**RECORDS FOR THE EXERCISE**.

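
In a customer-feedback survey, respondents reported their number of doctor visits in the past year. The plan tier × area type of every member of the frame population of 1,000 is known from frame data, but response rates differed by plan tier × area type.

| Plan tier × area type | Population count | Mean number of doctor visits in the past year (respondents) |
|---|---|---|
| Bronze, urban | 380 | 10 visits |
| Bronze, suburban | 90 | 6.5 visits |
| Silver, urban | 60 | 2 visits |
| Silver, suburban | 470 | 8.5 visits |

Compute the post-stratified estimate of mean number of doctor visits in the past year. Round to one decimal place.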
...
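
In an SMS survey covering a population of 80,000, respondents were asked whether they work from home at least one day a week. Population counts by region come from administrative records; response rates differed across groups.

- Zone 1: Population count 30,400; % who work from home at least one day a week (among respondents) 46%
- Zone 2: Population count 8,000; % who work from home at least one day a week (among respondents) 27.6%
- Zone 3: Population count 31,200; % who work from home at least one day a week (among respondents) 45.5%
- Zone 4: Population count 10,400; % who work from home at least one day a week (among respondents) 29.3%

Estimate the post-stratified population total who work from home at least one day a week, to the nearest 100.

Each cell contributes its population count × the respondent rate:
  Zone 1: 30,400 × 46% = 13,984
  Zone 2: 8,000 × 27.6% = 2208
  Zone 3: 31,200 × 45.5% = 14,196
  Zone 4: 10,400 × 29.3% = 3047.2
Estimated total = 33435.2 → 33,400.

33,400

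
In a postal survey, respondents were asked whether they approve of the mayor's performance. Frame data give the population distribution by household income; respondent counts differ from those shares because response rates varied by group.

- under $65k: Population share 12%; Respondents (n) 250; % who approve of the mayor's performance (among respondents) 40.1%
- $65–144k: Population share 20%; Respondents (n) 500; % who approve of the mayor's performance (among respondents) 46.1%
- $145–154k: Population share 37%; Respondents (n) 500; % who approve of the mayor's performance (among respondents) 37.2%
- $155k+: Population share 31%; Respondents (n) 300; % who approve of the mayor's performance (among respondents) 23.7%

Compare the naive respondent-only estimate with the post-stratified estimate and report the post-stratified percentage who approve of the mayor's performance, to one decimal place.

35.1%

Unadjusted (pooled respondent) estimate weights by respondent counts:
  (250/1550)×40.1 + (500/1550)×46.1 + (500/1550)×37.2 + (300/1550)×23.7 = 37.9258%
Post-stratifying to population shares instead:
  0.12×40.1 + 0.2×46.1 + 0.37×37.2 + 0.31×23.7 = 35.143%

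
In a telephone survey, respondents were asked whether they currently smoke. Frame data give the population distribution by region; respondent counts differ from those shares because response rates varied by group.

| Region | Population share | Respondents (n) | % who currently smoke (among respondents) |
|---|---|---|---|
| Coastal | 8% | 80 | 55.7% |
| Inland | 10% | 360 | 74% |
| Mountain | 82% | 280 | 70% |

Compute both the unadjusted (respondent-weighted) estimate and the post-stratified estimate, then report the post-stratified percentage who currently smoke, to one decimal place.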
--
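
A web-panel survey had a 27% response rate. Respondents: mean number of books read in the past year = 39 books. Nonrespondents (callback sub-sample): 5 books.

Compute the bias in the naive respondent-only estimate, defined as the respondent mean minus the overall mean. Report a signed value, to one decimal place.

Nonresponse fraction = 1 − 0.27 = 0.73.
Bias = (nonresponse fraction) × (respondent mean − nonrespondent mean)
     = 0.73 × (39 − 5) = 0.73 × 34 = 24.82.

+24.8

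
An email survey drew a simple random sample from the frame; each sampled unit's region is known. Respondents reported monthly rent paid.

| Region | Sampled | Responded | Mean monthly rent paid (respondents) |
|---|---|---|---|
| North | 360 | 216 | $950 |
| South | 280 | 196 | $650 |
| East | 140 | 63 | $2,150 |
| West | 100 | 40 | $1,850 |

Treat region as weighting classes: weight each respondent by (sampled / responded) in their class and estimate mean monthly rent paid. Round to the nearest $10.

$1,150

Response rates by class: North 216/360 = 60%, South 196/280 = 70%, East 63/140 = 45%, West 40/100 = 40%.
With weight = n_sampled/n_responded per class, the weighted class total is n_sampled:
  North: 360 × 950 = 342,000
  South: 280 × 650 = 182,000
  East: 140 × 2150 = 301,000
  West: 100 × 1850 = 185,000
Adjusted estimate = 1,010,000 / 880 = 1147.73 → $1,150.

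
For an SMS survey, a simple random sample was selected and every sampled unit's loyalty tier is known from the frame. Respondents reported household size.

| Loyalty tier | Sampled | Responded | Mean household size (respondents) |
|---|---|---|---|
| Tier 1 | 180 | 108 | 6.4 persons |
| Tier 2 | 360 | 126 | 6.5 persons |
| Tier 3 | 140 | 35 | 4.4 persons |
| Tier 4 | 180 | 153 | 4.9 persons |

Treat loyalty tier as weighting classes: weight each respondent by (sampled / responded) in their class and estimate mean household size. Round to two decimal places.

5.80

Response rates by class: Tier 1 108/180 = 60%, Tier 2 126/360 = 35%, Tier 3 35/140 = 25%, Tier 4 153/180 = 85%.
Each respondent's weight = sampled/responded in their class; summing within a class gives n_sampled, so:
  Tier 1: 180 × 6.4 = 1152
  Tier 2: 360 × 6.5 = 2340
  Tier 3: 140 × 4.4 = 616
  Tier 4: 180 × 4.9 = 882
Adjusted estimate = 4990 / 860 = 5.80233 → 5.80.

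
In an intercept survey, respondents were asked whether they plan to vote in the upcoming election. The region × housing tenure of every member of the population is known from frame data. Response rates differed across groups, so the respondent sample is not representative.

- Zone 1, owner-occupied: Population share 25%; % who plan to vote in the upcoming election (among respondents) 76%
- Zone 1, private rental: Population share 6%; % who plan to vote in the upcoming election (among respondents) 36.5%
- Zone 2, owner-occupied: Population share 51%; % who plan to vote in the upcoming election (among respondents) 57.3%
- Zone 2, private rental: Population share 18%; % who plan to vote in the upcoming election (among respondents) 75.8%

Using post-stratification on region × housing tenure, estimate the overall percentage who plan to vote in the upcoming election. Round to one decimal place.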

**TASK OBJECTIVE**. Show all lines above containing "area".

**EXPECTED ANSWER**.
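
In a customer-feedback survey, respondents reported their number of doctor visits in the past year. The plan tier × area type of every member of the frame population of 1,000 is known from frame data, but response rates differed by plan tier × area type.
| Plan tier × area type | Population count | Mean number of doctor visits in the past year (respondents) |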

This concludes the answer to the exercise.